▶ What you are asked to do
The answer must be an exact copy of every record.

┄┄┄┄┄┄

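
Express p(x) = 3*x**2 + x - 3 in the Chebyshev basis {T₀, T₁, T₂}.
(-3/2)T₀ + T₁ + (3/2)T₂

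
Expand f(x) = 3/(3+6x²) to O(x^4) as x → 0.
1 - 2*x**2 + O(x**4)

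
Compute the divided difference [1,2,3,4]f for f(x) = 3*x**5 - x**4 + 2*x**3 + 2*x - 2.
187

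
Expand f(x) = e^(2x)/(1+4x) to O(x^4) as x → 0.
1 - 2*x + 10*x**2 - 116*x**3/3 + O(x**4)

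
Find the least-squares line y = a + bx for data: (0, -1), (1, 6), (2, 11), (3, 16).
a = -2/5, b = 28/5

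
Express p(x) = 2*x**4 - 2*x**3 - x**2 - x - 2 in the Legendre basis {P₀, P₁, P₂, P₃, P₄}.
(-29/15)P₀ + (-11/5)P₁ + (10/21)P₂ + (-4/5)P₃ + (16/35)P₄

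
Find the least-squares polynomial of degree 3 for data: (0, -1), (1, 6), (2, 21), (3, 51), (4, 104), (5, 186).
-41/42 + (1331/252)x + (19/42)x² + (43/36)x³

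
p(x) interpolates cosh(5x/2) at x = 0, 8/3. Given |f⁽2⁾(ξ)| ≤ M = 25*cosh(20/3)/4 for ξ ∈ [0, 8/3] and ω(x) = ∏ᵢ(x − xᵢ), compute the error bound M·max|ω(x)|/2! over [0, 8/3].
50*cosh(20/3)/9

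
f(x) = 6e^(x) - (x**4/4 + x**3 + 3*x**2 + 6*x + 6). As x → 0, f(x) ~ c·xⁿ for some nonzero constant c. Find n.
5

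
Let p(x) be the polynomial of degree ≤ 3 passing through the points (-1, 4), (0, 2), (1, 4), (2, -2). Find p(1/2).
13/4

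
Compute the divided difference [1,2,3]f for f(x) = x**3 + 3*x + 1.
6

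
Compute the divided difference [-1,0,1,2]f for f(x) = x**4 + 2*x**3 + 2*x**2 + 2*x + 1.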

┄┄┄┄┄┄

▶ Answer box
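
Express p(x) = 3*x**2 + x - 3 in the Chebyshev basis {T₀, T₁, T₂}.
(-3/2)T₀ + T₁ + (3/2)T₂

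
Expand f(x) = 3/(3+6x²) to O(x^4) as x → 0.
1 - 2*x**2 + O(x**4)

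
Compute the divided difference [1,2,3,4]f for f(x) = 3*x**5 - x**4 + 2*x**3 + 2*x - 2.
187

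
Expand f(x) = e^(2x)/(1+4x) to O(x^4) as x → 0.
1 - 2*x + 10*x**2 - 116*x**3/3 + O(x**4)

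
Find the least-squares line y = a + bx for data: (0, -1), (1, 6), (2, 11), (3, 16).
a = -2/5, b = 28/5

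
Express p(x) = 2*x**4 - 2*x**3 - x**2 - x - 2 in the Legendre basis {P₀, P₁, P₂, P₃, P₄}.
(-29/15)P₀ + (-11/5)P₁ + (10/21)P₂ + (-4/5)P₃ + (16/35)P₄

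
Find the least-squares polynomial of degree 3 for data: (0, -1), (1, 6), (2, 21), (3, 51), (4, 104), (5, 186).
-41/42 + (1331/252)x + (19/42)x² + (43/36)x³

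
p(x) interpolates cosh(5x/2) at x = 0, 8/3. Given |f⁽2⁾(ξ)| ≤ M = 25*cosh(20/3)/4 for ξ ∈ [0, 8/3] and ω(x) = ∏ᵢ(x − xᵢ), compute the error bound M·max|ω(x)|/2! over [0, 8/3].
50*cosh(20/3)/9

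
f(x) = 6e^(x) - (x**4/4 + x**3 + 3*x**2 + 6*x + 6). As x → 0, f(x) ~ c·xⁿ for some nonzero constant c. Find n.
5

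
Let p(x) be the polynomial of degree ≤ 3 passing through the points (-1, 4), (0, 2), (1, 4), (2, -2). Find p(1/2).
13/4

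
Compute the divided difference [1,2,3]f for f(x) = x**3 + 3*x + 1.
6

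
Compute the divided difference [-1,0,1,2]f for f(x) = x**4 + 2*x**3 + 2*x**2 + 2*x + 1.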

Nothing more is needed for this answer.